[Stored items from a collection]

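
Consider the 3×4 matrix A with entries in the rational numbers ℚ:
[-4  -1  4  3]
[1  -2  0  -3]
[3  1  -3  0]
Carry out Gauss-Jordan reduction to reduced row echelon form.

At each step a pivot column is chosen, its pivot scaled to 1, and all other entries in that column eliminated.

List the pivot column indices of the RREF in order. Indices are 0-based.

step 1: normalize row 0 (÷-4) = (1, 1/4, -1, -3/4)
  row 1: subtract 1×row0 = (0, -9/4, 1, -9/4)
  row 2: subtract 3×row0 = (0, 1/4, 0, 9/4)
step 2: normalize row 1 (÷-9/4) = (0, 1, -4/9, 1)
  row 0: subtract 1/4×row1 = (1, 0, -8/9, -1)
  row 2: subtract 1/4×row1 = (0, 0, 1/9, 2)
step 3: normalize row 2 (÷1/9) = (0, 0, 1, 18)
  row 0: subtract -8/9×row2 = (1, 0, 0, 15)
  row 1: subtract -4/9×row2 = (0, 1, 0, 9)

pivot columns: 0, 1, 2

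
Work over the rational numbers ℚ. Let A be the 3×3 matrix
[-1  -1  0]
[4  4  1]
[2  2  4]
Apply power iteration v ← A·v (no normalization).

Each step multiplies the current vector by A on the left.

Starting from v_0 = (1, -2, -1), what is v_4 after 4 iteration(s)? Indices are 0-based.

v_0 = (1, -2, -1).
v_1 = A·v_0 = (1, -5, -6).
v_2 = A·v_1 = (4, -22, -32).
v_3 = A·v_2 = (18, -104, -164).
v_4 = A·v_3 = (86, -508, -828).

v_4 = (86, -508, -828)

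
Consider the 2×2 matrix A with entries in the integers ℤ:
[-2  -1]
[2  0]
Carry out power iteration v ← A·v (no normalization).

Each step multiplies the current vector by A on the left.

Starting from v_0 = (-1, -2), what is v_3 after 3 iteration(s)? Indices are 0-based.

v_0 = (-1, -2).
v_1 = A·v_0 = (4, -2).
v_2 = A·v_1 = (-6, 8).
v_3 = A·v_2 = (4, -12).

v_3 = (4, -12)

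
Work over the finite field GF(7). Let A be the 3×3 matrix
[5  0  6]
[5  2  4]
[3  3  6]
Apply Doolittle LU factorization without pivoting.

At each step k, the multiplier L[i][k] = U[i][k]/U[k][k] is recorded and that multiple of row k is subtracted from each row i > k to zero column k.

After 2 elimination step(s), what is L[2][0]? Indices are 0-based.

L[2][0] = 2

[col 0] pivot 5
  R1 -= 1*R0 → (0, 2, 5)  (L[1][0] := 1)
  R2 -= 2*R0 → (0, 3, 1)  (L[2][0] := 2)
[col 1] pivot 2
  R2 -= 5*R1 → (0, 0, 4)  (L[2][1] := 5)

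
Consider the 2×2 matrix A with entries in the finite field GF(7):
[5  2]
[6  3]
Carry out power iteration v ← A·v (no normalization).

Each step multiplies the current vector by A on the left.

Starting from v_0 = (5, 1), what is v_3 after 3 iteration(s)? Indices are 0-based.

v_0 = (5, 1).
v_1 = A·v_0 = (6, 5).
v_2 = A·v_1 = (5, 2).
v_3 = A·v_2 = (1, 1).

v_3 = (1, 1)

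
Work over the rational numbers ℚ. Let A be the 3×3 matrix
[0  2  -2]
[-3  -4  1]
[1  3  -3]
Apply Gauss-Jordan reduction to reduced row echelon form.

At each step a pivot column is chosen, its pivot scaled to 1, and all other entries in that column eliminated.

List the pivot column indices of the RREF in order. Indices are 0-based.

step 1: exchange rows 0,1
step 1: normalize row 0 (÷-3) = (1, 4/3, -1/3)
  row 2: subtract 1×row0 = (0, 5/3, -8/3)
step 2: normalize row 1 (÷2) = (0, 1, -1)
  row 0: subtract 4/3×row1 = (1, 0, 1)
  row 2: subtract 5/3×row1 = (0, 0, -1)
step 3: normalize row 2 (÷-1) = (0, 0, 1)
  row 0: subtract 1×row2 = (1, 0, 0)
  row 1: subtract -1×row2 = (0, 1, 0)

pivot columns: 0, 1, 2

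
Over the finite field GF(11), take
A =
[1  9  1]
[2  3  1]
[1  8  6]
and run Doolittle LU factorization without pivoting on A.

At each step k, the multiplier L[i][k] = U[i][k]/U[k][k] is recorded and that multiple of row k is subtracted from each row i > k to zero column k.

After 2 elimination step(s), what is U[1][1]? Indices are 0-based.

U[1][1] = 7

Step 1: pivot at (0,0) is 1.
  row1 ← row1 − (2)·row0  ⇒  L[1][0]=2, U row1=(0, 7, 10)
  row2 ← row2 − (1)·row0  ⇒  L[2][0]=1, U row2=(0, 10, 5)
Step 2: pivot at (1,1) is 7.
  row2 ← row2 − (3)·row1  ⇒  L[2][1]=3, U row2=(0, 0, 8)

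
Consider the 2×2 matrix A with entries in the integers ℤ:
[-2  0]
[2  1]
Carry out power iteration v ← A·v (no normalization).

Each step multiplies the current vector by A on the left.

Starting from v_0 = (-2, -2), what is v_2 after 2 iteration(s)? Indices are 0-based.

v_2 = (-8, 2)

v_0 = (-2, -2).
v_1 = A·v_0 = (4, -6).
v_2 = A·v_1 = (-8, 2).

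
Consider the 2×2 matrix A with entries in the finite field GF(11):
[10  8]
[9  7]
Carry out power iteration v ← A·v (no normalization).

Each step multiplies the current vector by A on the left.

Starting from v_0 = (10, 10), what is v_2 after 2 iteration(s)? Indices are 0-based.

v_0 = (10, 10).
v_1 = A·v_0 = (4, 6).
v_2 = A·v_1 = (0, 1).

v_2 = (0, 1)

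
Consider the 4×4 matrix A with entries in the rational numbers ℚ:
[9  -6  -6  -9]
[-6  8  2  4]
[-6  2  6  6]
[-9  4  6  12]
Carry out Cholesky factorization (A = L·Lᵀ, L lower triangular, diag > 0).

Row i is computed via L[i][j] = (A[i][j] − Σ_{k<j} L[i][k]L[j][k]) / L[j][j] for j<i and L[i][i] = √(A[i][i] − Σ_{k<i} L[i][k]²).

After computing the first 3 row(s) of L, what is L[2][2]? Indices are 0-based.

Step 1: L[0][0] = √(9) = 3.
  L[1][0] = (-6) / L[0][0] = -2.
Step 2: L[1][1] = √(4) = 2.
  L[2][0] = (-6) / L[0][0] = -2.
  L[2][1] = (-2) / L[1][1] = -1.
Step 3: L[2][2] = √(1) = 1.

L[2][2] = 1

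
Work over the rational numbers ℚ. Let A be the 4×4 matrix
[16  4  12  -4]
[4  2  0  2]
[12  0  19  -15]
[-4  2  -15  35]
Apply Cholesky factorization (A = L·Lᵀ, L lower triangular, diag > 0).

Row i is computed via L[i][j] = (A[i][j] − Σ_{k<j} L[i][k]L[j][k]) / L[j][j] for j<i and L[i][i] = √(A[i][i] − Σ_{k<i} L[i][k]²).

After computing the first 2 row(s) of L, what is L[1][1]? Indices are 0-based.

L[1][1] = 1

Step 1: L[0][0] = √(16) = 4.
  L[1][0] = (4) / L[0][0] = 1.
Step 2: L[1][1] = √(1) = 1.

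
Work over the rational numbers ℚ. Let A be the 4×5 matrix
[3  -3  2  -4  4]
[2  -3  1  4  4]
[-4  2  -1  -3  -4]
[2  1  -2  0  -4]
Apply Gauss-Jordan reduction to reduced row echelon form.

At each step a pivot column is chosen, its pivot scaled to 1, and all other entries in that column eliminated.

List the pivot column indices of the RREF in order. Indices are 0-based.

pivot(0,0)=3: scale R0 → (1, -1, 2/3, -4/3, 4/3)
  clear (1,0): R1 −= (2)R0 → (0, -1, -1/3, 20/3, 4/3)
  clear (2,0): R2 −= (-4)R0 → (0, -2, 5/3, -25/3, 4/3)
  clear (3,0): R3 −= (2)R0 → (0, 3, -10/3, 8/3, -20/3)
pivot(1,1)=-1: scale R1 → (0, 1, 1/3, -20/3, -4/3)
  clear (0,1): R0 −= (-1)R1 → (1, 0, 1, -8, 0)
  clear (2,1): R2 −= (-2)R1 → (0, 0, 7/3, -65/3, -4/3)
  clear (3,1): R3 −= (3)R1 → (0, 0, -13/3, 68/3, -8/3)
pivot(2,2)=7/3: scale R2 → (0, 0, 1, -65/7, -4/7)
  clear (0,2): R0 −= (1)R2 → (1, 0, 0, 9/7, 4/7)
  clear (1,2): R1 −= (1/3)R2 → (0, 1, 0, -25/7, -8/7)
  clear (3,2): R3 −= (-13/3)R2 → (0, 0, 0, -123/7, -36/7)
pivot(3,3)=-123/7: scale R3 → (0, 0, 0, 1, 12/41)
  clear (0,3): R0 −= (9/7)R3 → (1, 0, 0, 0, 8/41)
  clear (1,3): R1 −= (-25/7)R3 → (0, 1, 0, 0, -4/41)
  clear (2,3): R2 −= (-65/7)R3 → (0, 0, 1, 0, 88/41)

pivot columns: 0, 1, 2, 3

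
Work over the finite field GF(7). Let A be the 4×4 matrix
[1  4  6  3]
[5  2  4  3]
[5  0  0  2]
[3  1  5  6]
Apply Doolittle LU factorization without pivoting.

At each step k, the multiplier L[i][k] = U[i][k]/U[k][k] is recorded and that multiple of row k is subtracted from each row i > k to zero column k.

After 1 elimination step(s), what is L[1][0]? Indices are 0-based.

L[1][0] = 5

Step 1: pivot at (0,0) is 1.
  row1 ← row1 − (5)·row0  ⇒  L[1][0]=5, U row1=(0, 3, 2, 2)
  row2 ← row2 − (5)·row0  ⇒  L[2][0]=5, U row2=(0, 1, 5, 1)
  row3 ← row3 − (3)·row0  ⇒  L[3][0]=3, U row3=(0, 3, 1, 4)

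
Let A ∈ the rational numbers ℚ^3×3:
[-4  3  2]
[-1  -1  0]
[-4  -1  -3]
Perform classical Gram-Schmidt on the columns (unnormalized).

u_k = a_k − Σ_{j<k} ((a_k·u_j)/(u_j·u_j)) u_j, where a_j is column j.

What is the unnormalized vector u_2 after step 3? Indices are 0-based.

Step 1: u_0 = a_0 = (-4, -1, -4).
Step 2: u_1 = a_1 − (-7/33)·u_0 = (71/33, -40/33, -61/33).
Step 3: u_2 = a_2 − (4/33)·u_0 − (325/314)·u_1 = (81/314, 216/157, -189/314).

u_2 = (81/314, 216/157, -189/314)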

## REQUIRED ACTION
How many of the lines above include the string "matrix"? Reply with the number by itself.

## ANSWER FOR THE TASK
12